*ASSIGNMENT*:
Each line from the one holding "Let m = √(n" to the end of the listing below must be given again exactly as it appears.

++++++++

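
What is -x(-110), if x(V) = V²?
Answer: -12100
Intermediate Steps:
-x(-110) = -1*(-110)² = -1*12100 = -12100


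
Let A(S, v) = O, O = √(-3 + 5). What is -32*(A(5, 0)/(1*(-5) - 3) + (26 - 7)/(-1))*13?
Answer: 7904 + 52*√2 ≈ 7977.5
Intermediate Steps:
O = √2 ≈ 1.4142
A(S, v) = √2
-32*(A(5, 0)/(1*(-5) - 3) + (26 - 7)/(-1))*13 = -32*(√2/(1*(-5) - 3) + (26 - 7)/(-1))*13 = -32*(√2/(-5 - 3) + 19*(-1))*13 = -32*(√2/(-8) - 19)*13 = -32*(√2*(-⅛) - 19)*13 = -32*(-√2/8 - 19)*13 = -32*(-19 - √2/8)*13 = (608 + 4*√2)*13 = 7904 + 52*√2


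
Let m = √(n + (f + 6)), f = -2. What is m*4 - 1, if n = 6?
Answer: -1 + 4*√10 ≈ 11.649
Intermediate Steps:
m = √10 (m = √(6 + (-2 + 6)) = √(6 + 4) = √10 ≈ 3.1623)
m*4 - 1 = √10*4 - 1 = 4*√10 - 1 = -1 + 4*√10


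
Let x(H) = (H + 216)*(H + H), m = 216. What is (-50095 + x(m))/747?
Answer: 136529/747 ≈ 182.77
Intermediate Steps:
x(H) = 2*H*(216 + H) (x(H) = (216 + H)*(2*H) = 2*H*(216 + H))
(-50095 + x(m))/747 = (-50095 + 2*216*(216 + 216))/747 = (-50095 + 2*216*432)*(1/747) = (-50095 + 186624)*(1/747) = 136529*(1/747) = 136529/747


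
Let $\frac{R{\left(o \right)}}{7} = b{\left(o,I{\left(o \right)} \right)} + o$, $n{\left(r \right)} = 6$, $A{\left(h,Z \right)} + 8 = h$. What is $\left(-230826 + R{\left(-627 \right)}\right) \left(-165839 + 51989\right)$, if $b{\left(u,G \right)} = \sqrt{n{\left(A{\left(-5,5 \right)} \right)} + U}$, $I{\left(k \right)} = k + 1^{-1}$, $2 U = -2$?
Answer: $26779227750 - 796950 \sqrt{5} \approx 2.6777 \cdot 10^{10}$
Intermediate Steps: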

++++++++

*ANSWER SPACE*:
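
Let m = √(n + (f + 6)), f = -2. What is m*4 - 1, if n = 6?
Answer: -1 + 4*√10 ≈ 11.649
Intermediate Steps:
m = √10 (m = √(6 + (-2 + 6)) = √(6 + 4) = √10 ≈ 3.1623)
m*4 - 1 = √10*4 - 1 = 4*√10 - 1 = -1 + 4*√10


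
Let x(H) = (H + 216)*(H + H), m = 216. What is (-50095 + x(m))/747?
Answer: 136529/747 ≈ 182.77
Intermediate Steps:
x(H) = 2*H*(216 + H) (x(H) = (216 + H)*(2*H) = 2*H*(216 + H))
(-50095 + x(m))/747 = (-50095 + 2*216*(216 + 216))/747 = (-50095 + 2*216*432)*(1/747) = (-50095 + 186624)*(1/747) = 136529*(1/747) = 136529/747


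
Let $\frac{R{\left(o \right)}}{7} = b{\left(o,I{\left(o \right)} \right)} + o$, $n{\left(r \right)} = 6$, $A{\left(h,Z \right)} + 8 = h$. What is $\left(-230826 + R{\left(-627 \right)}\right) \left(-165839 + 51989\right)$, if $b{\left(u,G \right)} = \sqrt{n{\left(A{\left(-5,5 \right)} \right)} + U}$, $I{\left(k \right)} = k + 1^{-1}$, $2 U = -2$?
Answer: $26779227750 - 796950 \sqrt{5} \approx 2.6777 \cdot 10^{10}$
Intermediate Steps: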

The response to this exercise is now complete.